WHAT IS NEEDED: Your response should be the complete data, transcribed exactly.
GIVEN RECORDS section start
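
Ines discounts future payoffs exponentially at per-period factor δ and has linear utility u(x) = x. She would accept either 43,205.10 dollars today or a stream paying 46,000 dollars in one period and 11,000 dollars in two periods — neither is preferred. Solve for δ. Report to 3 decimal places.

Equating present values: 43205.10 = 46000δ + 11000δ².
That is, 11000δ² + 46000δ − 43205.10 = 0, a quadratic in δ.
By the quadratic formula (taking the positive root), δ = (−46000 + √4017024400.00) / 22000 ≈ 0.790.

δ ≈ 0.790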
GIVEN RECORDS section end
TASK ANSWER:
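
Ines discounts future payoffs exponentially at per-period factor δ and has linear utility u(x) = x. She would accept either 43,205.10 dollars today or a stream paying 46,000 dollars in one period and 11,000 dollars in two periods — neither is preferred. Solve for δ. Report to 3 decimal places.

Equating present values: 43205.10 = 46000δ + 11000δ².
That is, 11000δ² + 46000δ − 43205.10 = 0, a quadratic in δ.
By the quadratic formula (taking the positive root), δ = (−46000 + √4017024400.00) / 22000 ≈ 0.790.

δ ≈ 0.790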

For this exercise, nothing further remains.